**Work required**
Nothing below is to be printed except the lines between the line holding "A 519,000 L" and the line holding "(a) Total alkalinity", inclusive, each exactly as it appears.

Given information section start

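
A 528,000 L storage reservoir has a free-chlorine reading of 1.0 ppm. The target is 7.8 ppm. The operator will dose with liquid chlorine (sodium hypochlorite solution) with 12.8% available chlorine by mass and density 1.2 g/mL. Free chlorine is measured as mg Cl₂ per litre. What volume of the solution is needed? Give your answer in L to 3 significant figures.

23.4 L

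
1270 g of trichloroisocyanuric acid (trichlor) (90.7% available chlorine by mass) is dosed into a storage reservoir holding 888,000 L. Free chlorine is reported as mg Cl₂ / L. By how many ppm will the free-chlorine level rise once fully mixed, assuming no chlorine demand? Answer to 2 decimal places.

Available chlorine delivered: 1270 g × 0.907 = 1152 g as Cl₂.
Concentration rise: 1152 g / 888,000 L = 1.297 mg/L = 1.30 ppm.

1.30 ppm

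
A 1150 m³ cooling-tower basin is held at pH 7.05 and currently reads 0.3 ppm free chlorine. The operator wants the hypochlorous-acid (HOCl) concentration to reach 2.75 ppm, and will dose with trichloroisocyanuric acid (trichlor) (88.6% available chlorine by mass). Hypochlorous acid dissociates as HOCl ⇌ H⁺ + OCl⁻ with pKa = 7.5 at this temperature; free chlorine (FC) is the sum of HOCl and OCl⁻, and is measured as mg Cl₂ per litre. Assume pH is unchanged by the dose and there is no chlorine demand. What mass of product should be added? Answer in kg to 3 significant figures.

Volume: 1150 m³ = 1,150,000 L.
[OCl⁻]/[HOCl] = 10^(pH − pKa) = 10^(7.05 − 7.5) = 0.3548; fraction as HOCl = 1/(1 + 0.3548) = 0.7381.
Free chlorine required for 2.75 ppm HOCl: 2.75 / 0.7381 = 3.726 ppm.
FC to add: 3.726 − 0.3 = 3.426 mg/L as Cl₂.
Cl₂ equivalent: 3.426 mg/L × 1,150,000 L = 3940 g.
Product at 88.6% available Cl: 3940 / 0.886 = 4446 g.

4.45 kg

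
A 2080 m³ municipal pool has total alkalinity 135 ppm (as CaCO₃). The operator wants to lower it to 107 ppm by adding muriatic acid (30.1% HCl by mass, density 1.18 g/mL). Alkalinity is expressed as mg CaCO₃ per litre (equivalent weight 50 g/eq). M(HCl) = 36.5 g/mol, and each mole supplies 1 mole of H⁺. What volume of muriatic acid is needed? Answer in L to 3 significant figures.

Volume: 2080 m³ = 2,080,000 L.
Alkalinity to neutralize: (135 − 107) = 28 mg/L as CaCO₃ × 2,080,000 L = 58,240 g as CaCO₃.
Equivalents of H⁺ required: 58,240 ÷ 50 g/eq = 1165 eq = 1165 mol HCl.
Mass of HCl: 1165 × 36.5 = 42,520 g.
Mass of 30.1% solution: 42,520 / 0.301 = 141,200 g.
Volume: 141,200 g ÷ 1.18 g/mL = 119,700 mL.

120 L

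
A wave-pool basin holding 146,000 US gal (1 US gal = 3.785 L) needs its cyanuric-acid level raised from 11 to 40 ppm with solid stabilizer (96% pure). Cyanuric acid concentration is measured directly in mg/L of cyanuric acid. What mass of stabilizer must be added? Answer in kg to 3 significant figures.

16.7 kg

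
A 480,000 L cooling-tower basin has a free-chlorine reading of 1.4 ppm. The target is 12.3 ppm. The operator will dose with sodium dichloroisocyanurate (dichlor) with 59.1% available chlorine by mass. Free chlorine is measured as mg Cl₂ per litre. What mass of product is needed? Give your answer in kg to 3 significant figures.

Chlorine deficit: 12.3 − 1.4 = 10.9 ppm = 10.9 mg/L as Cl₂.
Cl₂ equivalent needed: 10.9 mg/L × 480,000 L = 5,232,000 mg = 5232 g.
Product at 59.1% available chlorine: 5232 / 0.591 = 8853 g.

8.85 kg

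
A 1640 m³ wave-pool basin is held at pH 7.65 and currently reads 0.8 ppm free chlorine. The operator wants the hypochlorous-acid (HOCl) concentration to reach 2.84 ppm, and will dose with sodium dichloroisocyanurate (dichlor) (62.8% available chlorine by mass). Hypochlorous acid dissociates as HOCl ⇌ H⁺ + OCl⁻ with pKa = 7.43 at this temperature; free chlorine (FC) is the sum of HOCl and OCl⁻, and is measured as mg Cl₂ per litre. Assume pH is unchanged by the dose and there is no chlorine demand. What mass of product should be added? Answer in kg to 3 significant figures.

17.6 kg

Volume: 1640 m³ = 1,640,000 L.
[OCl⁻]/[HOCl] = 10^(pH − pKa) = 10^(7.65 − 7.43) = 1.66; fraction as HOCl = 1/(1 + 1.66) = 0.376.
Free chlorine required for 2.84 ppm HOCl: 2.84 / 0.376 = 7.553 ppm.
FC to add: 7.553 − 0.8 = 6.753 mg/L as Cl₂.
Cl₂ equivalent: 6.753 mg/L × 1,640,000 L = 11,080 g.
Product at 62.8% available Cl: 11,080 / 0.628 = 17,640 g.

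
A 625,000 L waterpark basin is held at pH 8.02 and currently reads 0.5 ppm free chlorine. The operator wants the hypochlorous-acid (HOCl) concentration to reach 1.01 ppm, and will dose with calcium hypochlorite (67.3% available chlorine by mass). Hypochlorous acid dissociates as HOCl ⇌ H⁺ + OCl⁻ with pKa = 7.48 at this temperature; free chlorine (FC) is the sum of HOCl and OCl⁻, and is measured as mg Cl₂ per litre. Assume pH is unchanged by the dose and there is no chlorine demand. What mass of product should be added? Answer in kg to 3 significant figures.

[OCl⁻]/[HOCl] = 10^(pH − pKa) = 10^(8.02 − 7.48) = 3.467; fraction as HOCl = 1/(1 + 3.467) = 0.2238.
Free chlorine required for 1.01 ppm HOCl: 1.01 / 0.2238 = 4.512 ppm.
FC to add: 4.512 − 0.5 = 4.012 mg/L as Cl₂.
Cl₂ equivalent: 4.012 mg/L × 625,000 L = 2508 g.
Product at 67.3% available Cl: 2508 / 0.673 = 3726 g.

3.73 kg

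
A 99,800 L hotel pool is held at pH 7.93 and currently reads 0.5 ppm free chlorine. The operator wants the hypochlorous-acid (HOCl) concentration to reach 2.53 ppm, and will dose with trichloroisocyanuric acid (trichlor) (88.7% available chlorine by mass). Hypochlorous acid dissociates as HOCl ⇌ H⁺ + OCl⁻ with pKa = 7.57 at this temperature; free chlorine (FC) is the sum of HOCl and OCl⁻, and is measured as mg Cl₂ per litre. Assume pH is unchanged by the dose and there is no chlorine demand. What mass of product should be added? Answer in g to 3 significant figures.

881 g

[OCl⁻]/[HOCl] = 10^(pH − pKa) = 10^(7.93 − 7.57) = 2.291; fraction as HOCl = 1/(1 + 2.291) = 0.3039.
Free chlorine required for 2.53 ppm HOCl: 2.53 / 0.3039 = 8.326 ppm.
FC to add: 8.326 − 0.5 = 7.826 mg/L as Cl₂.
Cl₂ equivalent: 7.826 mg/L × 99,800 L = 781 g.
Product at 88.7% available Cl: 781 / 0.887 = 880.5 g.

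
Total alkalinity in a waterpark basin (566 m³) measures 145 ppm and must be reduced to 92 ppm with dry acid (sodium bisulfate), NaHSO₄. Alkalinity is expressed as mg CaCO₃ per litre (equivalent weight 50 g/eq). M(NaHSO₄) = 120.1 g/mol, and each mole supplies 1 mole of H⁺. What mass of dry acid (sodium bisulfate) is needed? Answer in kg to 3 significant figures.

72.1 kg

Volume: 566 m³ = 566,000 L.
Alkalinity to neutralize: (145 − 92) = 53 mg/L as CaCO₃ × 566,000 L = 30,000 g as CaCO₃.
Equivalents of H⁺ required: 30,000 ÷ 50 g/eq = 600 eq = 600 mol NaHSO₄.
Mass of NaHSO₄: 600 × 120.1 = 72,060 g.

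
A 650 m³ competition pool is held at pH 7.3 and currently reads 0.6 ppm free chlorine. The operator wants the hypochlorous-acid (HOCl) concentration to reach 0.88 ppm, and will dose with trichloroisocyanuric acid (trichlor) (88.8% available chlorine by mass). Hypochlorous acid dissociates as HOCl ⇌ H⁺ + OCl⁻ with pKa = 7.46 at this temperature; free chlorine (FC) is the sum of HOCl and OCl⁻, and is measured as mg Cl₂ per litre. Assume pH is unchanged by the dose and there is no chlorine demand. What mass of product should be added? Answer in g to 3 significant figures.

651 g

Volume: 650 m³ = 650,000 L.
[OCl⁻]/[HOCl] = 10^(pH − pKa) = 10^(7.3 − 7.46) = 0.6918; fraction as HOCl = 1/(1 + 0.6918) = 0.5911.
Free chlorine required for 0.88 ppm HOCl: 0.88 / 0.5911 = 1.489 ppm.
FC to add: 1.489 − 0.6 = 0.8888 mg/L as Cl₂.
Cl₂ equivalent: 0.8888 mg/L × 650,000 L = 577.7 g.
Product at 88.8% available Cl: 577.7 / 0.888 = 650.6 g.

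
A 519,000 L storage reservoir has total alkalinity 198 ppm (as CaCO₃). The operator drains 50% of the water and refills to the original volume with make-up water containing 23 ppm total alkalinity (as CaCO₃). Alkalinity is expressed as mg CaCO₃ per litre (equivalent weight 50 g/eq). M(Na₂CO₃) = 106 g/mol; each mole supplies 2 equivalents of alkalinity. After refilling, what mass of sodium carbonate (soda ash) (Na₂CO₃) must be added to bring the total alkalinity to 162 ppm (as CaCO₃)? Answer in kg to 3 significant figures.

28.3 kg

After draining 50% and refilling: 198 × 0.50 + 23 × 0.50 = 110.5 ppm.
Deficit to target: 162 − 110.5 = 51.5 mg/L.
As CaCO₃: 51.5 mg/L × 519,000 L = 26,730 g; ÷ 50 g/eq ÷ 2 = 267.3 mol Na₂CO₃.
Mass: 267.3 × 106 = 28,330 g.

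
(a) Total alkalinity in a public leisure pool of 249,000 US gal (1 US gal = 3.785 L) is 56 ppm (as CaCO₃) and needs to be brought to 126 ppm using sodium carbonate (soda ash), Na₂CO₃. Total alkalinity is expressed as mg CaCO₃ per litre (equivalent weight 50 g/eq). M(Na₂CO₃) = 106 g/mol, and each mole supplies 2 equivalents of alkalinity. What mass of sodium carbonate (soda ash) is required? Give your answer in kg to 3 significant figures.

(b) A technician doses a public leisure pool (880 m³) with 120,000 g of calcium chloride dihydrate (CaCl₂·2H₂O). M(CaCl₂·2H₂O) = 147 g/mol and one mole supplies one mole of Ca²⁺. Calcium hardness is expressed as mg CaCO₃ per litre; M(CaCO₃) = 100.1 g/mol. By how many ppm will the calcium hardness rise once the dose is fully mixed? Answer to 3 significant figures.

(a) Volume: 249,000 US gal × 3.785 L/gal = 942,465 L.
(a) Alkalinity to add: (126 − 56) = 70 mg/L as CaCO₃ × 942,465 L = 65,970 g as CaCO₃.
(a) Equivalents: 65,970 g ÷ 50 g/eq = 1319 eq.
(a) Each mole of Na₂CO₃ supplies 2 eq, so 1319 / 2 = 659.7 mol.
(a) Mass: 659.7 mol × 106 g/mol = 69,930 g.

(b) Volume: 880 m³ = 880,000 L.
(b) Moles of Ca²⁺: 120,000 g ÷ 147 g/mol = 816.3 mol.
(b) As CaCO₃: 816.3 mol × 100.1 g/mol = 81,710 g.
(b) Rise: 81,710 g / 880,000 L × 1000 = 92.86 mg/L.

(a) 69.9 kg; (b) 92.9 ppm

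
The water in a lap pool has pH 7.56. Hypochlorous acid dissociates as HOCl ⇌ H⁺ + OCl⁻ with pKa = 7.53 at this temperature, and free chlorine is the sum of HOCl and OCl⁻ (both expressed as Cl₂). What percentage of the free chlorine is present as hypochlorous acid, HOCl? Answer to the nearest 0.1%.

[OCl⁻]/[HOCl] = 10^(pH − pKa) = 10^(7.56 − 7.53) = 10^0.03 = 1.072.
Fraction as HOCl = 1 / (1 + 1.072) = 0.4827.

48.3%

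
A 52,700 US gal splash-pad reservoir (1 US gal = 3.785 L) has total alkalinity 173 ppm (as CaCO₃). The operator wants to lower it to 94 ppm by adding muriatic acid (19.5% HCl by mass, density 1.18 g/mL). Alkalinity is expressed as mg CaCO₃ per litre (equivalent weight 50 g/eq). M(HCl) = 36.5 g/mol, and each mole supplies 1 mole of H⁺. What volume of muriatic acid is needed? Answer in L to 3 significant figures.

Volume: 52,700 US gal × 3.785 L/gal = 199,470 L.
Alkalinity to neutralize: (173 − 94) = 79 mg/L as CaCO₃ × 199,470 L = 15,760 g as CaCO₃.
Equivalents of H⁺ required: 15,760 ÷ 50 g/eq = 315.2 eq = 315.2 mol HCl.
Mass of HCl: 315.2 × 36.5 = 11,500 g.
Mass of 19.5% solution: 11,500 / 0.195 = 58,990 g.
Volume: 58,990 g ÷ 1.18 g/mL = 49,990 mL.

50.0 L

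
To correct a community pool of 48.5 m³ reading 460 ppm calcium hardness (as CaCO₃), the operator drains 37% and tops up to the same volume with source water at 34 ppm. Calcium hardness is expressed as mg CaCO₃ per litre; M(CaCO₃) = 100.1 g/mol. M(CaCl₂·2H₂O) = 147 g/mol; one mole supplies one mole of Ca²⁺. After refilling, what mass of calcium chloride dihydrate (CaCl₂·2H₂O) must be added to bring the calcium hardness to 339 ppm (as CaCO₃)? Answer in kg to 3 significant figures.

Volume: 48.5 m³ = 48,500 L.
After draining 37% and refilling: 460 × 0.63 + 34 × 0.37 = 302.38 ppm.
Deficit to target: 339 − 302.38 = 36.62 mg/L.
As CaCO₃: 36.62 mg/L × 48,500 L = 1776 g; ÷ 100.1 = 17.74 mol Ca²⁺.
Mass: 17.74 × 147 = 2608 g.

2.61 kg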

Given information section end

**Reply to the exercise**
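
A 519,000 L storage reservoir has total alkalinity 198 ppm (as CaCO₃). The operator drains 50% of the water and refills to the original volume with make-up water containing 23 ppm total alkalinity (as CaCO₃). Alkalinity is expressed as mg CaCO₃ per litre (equivalent weight 50 g/eq). M(Na₂CO₃) = 106 g/mol; each mole supplies 2 equivalents of alkalinity. After refilling, what mass of sodium carbonate (soda ash) (Na₂CO₃) must be added to bring the total alkalinity to 162 ppm (as CaCO₃)? Answer in kg to 3 significant figures.

28.3 kg

After draining 50% and refilling: 198 × 0.50 + 23 × 0.50 = 110.5 ppm.
Deficit to target: 162 − 110.5 = 51.5 mg/L.
As CaCO₃: 51.5 mg/L × 519,000 L = 26,730 g; ÷ 50 g/eq ÷ 2 = 267.3 mol Na₂CO₃.
Mass: 267.3 × 106 = 28,330 g.

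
(a) Total alkalinity in a public leisure pool of 249,000 US gal (1 US gal = 3.785 L) is 56 ppm (as CaCO₃) and needs to be brought to 126 ppm using sodium carbonate (soda ash), Na₂CO₃. Total alkalinity is expressed as mg CaCO₃ per litre (equivalent weight 50 g/eq). M(Na₂CO₃) = 106 g/mol, and each mole supplies 2 equivalents of alkalinity. What mass of sodium carbonate (soda ash) is required? Give your answer in kg to 3 significant figures.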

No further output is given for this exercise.